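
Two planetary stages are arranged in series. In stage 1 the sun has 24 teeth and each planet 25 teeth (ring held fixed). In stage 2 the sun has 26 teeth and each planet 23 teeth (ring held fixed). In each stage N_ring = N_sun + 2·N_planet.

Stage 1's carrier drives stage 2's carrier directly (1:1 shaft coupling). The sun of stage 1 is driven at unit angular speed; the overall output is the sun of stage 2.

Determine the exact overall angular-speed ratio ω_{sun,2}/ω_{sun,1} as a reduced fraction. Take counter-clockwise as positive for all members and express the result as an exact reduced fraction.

12/13

Stage 1: N_ring = 24 + 2·25 = 74
Stage 1: 24(ω_s−ω_c) = −74(ω_r−ω_c),  ω_r=0, ω_s=1
Stage 1: 24(1−ω_c) = −74(0−ω_c)  ⇒  98ω_c = 24  ⇒  ω_c = 12/49
  ⇒ ω_c¹/ω_s¹ = 12/49
Stage 2: N_ring = 26 + 2·23 = 72
Stage 2: 26(ω_s−ω_c) = −72(ω_r−ω_c),  ω_r=0, ω_c=1
Stage 2: ω_s = 1 − (72/26)(0−1) = 49/13
  ⇒ ω_s²/ω_c² = 49/13
Coupling ω_c² = ω_c¹ ⇒ overall = 12/49 × 49/13 = 12/13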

- **TASK INSTRUCTIONS**: Copy out the full material exactly as it appears.

- **WORKED SOLUTION**:
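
Two planetary stages are arranged in series. In stage 1 the sun has 24 teeth and each planet 25 teeth (ring held fixed). In stage 2 the sun has 26 teeth and each planet 23 teeth (ring held fixed). In each stage N_ring = N_sun + 2·N_planet.

Stage 1's carrier drives stage 2's carrier directly (1:1 shaft coupling). The sun of stage 1 is driven at unit angular speed; the overall output is the sun of stage 2.

Determine the exact overall angular-speed ratio ω_{sun,2}/ω_{sun,1} as a reduced fraction. Take counter-clockwise as positive for all members and express the result as an exact reduced fraction.

12/13

Stage 1: N_ring = 24 + 2·25 = 74
Stage 1: 24(ω_s−ω_c) = −74(ω_r−ω_c),  ω_r=0, ω_s=1
Stage 1: 24(1−ω_c) = −74(0−ω_c)  ⇒  98ω_c = 24  ⇒  ω_c = 12/49
  ⇒ ω_c¹/ω_s¹ = 12/49
Stage 2: N_ring = 26 + 2·23 = 72
Stage 2: 26(ω_s−ω_c) = −72(ω_r−ω_c),  ω_r=0, ω_c=1
Stage 2: ω_s = 1 − (72/26)(0−1) = 49/13
  ⇒ ω_s²/ω_c² = 49/13
Coupling ω_c² = ω_c¹ ⇒ overall = 12/49 × 49/13 = 12/13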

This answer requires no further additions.